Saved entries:

┌──

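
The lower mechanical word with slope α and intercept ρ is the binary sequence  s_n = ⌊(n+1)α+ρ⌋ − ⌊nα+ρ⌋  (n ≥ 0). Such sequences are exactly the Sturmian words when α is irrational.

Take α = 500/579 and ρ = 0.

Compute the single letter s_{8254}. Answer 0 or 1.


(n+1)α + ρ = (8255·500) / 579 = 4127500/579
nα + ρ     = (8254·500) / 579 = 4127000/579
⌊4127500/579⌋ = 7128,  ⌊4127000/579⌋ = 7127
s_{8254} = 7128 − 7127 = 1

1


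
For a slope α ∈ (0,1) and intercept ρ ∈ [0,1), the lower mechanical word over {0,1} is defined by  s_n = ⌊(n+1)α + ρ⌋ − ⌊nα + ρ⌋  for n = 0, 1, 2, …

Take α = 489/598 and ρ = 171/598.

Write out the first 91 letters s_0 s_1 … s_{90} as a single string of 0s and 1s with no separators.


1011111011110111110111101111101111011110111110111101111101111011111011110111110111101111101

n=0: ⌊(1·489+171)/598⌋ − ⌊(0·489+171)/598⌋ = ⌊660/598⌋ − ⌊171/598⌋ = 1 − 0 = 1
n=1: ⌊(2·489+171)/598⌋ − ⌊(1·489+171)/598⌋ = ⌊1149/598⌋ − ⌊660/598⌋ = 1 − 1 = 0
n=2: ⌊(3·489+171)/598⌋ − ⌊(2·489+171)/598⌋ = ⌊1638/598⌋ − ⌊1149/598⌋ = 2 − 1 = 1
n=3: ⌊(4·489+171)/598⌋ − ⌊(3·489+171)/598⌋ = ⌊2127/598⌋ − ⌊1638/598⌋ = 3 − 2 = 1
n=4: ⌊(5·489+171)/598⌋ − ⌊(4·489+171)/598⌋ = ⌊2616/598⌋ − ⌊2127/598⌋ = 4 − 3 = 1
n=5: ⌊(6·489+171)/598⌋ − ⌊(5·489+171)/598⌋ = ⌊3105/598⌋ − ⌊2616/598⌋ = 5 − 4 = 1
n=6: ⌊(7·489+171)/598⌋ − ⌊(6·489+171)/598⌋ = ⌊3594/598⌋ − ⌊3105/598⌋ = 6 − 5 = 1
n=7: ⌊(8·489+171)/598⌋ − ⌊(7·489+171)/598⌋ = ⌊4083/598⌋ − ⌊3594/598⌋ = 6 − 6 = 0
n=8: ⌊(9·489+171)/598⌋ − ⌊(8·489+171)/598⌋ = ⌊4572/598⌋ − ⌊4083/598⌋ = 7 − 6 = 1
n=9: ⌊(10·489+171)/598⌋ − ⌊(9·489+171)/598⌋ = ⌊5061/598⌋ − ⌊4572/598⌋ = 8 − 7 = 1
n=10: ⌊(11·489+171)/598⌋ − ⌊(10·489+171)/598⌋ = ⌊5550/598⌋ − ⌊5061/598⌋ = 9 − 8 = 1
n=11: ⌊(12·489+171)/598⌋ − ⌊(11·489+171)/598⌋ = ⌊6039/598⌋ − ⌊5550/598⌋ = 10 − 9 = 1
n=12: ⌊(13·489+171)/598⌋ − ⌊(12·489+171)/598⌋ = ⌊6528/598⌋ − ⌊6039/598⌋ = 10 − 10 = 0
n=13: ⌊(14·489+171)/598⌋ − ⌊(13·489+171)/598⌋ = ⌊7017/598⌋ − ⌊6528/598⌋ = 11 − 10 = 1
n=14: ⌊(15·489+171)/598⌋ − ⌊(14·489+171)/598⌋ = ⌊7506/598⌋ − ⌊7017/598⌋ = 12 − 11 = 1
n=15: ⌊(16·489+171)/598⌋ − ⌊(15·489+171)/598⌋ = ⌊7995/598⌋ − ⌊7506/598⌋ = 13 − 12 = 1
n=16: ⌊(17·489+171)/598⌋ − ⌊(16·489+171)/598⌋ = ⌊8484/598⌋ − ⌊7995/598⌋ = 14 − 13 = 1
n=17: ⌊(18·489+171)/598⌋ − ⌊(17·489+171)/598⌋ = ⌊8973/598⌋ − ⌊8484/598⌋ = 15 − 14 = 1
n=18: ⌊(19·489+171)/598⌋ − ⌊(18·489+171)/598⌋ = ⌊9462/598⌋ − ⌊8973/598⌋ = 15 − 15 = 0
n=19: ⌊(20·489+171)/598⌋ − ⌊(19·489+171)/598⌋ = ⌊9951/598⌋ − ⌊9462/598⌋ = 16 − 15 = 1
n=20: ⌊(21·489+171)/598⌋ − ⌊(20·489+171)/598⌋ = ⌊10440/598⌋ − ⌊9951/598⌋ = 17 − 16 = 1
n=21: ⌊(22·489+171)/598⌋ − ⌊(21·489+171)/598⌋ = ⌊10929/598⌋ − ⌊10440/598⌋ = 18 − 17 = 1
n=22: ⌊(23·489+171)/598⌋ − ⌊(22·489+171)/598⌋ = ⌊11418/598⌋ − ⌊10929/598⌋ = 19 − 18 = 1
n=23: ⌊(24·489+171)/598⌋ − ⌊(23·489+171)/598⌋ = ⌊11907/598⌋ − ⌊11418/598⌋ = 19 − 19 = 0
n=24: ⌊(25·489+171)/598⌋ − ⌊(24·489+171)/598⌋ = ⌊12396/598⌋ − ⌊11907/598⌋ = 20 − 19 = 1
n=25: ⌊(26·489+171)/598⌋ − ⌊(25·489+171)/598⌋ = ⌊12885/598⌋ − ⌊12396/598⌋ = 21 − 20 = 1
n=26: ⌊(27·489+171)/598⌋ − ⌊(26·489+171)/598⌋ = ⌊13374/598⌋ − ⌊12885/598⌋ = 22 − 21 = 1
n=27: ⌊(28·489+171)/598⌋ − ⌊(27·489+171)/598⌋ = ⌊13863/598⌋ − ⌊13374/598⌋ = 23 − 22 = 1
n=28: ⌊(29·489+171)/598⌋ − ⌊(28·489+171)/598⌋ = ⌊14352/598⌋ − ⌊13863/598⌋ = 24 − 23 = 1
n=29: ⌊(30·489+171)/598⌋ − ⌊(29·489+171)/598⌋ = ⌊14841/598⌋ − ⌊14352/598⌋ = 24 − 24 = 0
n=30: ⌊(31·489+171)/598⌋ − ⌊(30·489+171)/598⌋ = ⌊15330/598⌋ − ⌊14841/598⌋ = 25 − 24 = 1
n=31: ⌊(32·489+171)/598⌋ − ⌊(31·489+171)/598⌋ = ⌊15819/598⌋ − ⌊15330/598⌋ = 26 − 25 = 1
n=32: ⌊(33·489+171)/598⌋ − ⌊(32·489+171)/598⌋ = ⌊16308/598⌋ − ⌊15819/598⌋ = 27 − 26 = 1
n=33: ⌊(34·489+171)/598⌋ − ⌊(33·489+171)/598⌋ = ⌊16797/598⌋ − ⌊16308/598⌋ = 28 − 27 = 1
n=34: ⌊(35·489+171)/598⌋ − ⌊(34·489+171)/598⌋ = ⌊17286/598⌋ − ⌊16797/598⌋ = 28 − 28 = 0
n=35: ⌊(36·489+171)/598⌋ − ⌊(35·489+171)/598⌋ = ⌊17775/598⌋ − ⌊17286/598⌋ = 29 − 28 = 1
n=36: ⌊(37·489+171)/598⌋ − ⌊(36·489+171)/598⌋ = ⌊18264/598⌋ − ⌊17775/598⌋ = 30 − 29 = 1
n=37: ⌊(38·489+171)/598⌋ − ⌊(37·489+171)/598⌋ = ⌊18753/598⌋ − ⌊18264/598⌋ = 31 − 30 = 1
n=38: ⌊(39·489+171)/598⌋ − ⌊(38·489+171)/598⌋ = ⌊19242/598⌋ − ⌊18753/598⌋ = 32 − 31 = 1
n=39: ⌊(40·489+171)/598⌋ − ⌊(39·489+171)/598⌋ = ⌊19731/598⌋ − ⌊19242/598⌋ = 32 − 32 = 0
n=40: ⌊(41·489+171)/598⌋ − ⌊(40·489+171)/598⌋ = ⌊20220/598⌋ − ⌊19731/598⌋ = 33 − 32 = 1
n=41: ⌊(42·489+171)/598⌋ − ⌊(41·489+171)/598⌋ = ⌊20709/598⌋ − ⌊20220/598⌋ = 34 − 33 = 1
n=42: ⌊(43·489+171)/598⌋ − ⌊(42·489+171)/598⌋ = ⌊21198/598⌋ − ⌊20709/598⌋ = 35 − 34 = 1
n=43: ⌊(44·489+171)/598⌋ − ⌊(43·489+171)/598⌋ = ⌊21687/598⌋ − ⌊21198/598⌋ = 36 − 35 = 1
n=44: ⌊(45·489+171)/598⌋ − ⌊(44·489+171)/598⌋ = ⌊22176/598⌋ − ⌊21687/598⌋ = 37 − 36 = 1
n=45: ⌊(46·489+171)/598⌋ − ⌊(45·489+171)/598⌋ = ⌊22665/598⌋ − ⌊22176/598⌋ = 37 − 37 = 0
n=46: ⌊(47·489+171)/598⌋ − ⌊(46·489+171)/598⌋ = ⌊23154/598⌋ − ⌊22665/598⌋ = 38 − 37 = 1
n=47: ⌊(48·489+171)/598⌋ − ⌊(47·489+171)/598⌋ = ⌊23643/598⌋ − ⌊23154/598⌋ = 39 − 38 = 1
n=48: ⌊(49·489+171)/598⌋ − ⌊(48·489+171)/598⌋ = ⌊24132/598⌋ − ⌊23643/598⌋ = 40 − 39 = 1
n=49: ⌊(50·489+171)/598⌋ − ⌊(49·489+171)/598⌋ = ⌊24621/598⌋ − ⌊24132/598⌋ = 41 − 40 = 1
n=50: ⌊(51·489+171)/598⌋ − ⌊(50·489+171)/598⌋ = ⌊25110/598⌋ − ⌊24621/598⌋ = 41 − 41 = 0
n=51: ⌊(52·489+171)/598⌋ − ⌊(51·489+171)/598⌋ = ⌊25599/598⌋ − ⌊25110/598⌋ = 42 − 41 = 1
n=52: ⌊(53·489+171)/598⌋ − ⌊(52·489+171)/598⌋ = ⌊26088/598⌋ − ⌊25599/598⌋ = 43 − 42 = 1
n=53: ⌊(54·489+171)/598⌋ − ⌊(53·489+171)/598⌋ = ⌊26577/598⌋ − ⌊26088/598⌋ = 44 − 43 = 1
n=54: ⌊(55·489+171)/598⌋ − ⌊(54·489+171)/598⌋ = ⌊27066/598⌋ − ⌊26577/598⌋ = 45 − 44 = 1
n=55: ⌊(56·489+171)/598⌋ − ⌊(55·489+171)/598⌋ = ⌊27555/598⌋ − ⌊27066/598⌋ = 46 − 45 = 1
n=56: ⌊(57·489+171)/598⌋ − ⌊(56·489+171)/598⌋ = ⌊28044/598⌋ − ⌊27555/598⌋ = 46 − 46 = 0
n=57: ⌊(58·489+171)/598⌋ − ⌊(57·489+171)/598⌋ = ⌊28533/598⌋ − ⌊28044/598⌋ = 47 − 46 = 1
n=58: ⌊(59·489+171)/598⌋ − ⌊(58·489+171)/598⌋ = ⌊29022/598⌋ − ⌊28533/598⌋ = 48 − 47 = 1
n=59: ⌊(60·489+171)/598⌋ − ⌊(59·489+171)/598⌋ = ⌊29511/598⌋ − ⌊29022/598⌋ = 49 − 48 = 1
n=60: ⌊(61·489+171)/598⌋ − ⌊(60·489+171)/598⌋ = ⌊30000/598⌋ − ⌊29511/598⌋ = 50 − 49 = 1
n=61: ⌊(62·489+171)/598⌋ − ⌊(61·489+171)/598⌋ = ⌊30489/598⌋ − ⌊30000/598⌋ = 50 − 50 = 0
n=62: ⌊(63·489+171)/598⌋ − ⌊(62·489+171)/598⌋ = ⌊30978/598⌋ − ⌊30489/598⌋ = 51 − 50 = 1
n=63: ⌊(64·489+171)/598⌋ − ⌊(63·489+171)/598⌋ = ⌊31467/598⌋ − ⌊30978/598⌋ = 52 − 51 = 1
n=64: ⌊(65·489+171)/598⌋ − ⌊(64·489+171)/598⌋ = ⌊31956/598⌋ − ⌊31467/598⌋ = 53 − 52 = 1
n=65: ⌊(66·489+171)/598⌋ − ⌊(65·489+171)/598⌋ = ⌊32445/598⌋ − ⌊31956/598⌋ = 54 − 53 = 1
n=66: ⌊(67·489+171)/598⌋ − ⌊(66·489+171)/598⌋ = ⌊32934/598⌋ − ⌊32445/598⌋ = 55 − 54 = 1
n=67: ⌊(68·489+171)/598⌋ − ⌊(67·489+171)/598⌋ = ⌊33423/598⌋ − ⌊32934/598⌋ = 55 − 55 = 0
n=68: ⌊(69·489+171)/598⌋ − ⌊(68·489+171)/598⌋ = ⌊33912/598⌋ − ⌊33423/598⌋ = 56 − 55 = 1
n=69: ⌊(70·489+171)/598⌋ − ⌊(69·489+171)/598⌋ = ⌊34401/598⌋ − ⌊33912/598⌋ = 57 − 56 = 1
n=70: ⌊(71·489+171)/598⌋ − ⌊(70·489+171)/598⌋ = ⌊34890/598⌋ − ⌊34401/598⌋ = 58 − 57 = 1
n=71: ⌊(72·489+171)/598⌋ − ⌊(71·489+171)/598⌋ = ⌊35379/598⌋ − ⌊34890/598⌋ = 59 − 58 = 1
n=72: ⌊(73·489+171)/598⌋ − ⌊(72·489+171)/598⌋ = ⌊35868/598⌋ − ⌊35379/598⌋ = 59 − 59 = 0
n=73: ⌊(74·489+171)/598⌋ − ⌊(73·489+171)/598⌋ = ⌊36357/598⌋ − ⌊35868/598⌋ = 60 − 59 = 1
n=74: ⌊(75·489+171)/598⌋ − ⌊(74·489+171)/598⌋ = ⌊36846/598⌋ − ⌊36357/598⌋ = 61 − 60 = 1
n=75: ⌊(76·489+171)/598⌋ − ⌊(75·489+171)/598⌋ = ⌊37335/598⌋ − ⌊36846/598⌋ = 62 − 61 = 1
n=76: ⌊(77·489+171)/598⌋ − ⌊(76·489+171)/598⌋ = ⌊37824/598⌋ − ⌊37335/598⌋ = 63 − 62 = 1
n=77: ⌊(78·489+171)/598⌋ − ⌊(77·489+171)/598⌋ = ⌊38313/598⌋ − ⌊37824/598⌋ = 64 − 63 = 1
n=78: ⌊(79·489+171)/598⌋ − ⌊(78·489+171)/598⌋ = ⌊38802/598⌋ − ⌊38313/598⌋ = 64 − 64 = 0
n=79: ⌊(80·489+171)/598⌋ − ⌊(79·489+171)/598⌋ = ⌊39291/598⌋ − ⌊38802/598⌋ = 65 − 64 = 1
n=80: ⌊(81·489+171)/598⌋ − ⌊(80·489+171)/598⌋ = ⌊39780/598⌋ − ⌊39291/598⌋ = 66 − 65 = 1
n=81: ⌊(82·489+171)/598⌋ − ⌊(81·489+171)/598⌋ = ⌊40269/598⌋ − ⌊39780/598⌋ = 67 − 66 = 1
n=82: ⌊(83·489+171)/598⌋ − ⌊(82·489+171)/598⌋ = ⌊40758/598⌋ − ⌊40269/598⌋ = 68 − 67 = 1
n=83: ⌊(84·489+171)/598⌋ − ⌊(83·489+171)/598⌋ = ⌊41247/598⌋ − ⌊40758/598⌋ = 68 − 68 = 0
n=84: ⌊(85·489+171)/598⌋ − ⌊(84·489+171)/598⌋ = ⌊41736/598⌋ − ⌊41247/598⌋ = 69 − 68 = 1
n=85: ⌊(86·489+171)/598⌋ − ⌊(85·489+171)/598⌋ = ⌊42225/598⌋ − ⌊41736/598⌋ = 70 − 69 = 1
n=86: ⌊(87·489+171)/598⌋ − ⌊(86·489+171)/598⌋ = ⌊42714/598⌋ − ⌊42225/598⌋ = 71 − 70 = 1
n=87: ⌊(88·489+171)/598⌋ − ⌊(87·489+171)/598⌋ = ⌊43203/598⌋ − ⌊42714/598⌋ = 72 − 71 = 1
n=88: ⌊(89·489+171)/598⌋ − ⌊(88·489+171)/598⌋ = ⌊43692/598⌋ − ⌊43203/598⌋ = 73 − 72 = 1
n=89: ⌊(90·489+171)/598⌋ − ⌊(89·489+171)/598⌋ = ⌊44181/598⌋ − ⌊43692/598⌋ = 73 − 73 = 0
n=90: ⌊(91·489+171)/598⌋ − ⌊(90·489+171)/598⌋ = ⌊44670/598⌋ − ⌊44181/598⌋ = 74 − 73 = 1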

└──

**INSTRUCTIONS TO FOLLOW:** From the opening line of the data above through the line holding "Take α = 489/598 and ρ = 171/598.", give every line again exactly as it stands.

**WRITTEN SOLUTION:**
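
The lower mechanical word with slope α and intercept ρ is the binary sequence  s_n = ⌊(n+1)α+ρ⌋ − ⌊nα+ρ⌋  (n ≥ 0). Such sequences are exactly the Sturmian words when α is irrational.

Take α = 500/579 and ρ = 0.

Compute the single letter s_{8254}. Answer 0 or 1.


(n+1)α + ρ = (8255·500) / 579 = 4127500/579
nα + ρ     = (8254·500) / 579 = 4127000/579
⌊4127500/579⌋ = 7128,  ⌊4127000/579⌋ = 7127
s_{8254} = 7128 − 7127 = 1

1


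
For a slope α ∈ (0,1) and intercept ρ ∈ [0,1), the lower mechanical word over {0,1} is defined by  s_n = ⌊(n+1)α + ρ⌋ − ⌊nα + ρ⌋  for n = 0, 1, 2, …

Take α = 489/598 and ρ = 171/598.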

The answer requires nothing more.